# Material shown
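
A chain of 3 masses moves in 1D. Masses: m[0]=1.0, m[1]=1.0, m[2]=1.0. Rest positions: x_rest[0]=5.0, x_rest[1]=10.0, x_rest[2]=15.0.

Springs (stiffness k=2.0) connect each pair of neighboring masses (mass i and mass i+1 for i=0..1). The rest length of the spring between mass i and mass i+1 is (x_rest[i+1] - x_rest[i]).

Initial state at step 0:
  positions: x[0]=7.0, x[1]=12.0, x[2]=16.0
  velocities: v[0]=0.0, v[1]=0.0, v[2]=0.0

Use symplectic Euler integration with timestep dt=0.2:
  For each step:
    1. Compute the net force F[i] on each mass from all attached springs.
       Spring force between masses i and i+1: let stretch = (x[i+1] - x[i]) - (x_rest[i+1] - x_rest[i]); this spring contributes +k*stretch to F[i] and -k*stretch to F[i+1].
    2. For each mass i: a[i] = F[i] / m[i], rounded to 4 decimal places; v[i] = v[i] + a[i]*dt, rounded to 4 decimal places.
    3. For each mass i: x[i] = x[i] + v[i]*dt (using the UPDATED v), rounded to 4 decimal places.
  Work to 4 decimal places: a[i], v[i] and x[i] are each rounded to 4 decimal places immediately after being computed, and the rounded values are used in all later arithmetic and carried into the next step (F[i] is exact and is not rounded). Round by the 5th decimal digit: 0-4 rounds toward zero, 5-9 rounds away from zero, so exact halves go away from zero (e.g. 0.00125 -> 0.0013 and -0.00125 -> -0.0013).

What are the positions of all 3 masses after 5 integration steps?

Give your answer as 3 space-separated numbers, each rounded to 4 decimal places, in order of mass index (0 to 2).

Step 0: x=[7.0000 12.0000 16.0000] v=[0.0000 0.0000 0.0000]
Step 1: x=[7.0000 11.9200 16.0800] v=[0.0000 -0.4000 0.4000]
Step 2: x=[6.9936 11.7792 16.2272] v=[-0.0320 -0.7040 0.7360]
Step 3: x=[6.9700 11.6114 16.4186] v=[-0.1178 -0.8390 0.9568]
Step 4: x=[6.9178 11.4569 16.6254] v=[-0.2612 -0.7727 1.0339]
Step 5: x=[6.8287 11.3527 16.8187] v=[-0.4456 -0.5209 0.9665]

Answer: 6.8287 11.3527 16.8187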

# Task brief
Find "What are the" in the records above. Repeat its line and every later line exactly, through the last one.

# Exercise solution
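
What are the positions of all 3 masses after 5 integration steps?

Give your answer as 3 space-separated numbers, each rounded to 4 decimal places, in order of mass index (0 to 2).

Step 0: x=[7.0000 12.0000 16.0000] v=[0.0000 0.0000 0.0000]
Step 1: x=[7.0000 11.9200 16.0800] v=[0.0000 -0.4000 0.4000]
Step 2: x=[6.9936 11.7792 16.2272] v=[-0.0320 -0.7040 0.7360]
Step 3: x=[6.9700 11.6114 16.4186] v=[-0.1178 -0.8390 0.9568]
Step 4: x=[6.9178 11.4569 16.6254] v=[-0.2612 -0.7727 1.0339]
Step 5: x=[6.8287 11.3527 16.8187] v=[-0.4456 -0.5209 0.9665]

Answer: 6.8287 11.3527 16.8187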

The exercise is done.